» Action item
Find "Minterms (f=1): m0, m1, m2, m3, m5, m6, m7, m10, m15" and "Don't-cares: (none)" in the records below. Copy the lines holding them and every line between, exactly, and no others.

» Material for this task
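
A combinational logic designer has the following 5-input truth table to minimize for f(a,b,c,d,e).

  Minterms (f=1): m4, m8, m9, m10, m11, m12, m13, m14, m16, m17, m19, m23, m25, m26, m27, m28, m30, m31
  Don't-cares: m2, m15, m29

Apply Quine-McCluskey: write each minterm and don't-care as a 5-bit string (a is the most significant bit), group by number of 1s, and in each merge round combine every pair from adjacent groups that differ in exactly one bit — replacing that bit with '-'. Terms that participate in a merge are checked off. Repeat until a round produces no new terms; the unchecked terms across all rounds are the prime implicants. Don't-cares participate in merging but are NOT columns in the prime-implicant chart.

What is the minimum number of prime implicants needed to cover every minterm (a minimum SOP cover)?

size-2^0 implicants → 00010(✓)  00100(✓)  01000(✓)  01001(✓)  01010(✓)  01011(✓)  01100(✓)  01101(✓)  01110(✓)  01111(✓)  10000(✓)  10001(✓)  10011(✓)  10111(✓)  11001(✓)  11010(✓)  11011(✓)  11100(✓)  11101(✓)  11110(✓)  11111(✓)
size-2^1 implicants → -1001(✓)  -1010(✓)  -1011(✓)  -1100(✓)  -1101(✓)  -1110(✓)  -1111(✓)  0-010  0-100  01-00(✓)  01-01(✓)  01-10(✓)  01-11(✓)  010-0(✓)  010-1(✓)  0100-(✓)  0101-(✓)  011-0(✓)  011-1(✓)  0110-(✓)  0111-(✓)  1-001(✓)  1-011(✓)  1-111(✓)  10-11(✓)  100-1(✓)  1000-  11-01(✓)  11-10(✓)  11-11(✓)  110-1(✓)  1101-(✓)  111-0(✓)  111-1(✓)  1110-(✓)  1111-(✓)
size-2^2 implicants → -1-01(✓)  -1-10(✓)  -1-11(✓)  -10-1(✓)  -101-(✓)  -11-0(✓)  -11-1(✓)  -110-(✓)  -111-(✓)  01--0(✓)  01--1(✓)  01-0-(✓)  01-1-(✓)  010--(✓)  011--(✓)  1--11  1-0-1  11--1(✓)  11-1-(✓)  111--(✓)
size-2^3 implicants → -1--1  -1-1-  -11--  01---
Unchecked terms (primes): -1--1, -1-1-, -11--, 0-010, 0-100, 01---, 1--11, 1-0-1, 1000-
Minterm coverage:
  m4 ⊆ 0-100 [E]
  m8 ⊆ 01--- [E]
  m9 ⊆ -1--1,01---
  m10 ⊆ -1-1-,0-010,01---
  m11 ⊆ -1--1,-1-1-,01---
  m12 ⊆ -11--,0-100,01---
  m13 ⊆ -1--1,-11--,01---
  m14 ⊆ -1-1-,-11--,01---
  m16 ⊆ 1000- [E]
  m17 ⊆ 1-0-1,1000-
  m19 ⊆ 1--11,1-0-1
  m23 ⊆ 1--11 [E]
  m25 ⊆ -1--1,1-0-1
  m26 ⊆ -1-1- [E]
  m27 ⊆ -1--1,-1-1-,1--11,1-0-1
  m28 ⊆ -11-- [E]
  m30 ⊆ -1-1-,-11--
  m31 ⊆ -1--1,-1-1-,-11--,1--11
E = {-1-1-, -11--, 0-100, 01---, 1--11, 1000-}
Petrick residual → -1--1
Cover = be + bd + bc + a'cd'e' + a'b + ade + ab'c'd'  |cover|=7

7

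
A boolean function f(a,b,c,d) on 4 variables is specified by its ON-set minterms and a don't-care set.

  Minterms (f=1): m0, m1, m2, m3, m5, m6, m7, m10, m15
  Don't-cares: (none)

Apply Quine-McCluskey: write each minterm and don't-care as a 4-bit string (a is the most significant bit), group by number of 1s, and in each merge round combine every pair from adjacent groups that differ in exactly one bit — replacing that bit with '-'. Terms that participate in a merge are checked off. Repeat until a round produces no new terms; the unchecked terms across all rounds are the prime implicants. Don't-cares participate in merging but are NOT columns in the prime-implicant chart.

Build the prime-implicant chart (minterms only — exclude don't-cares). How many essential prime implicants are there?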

» Solution for this task
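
  Minterms (f=1): m0, m1, m2, m3, m5, m6, m7, m10, m15
  Don't-cares: (none)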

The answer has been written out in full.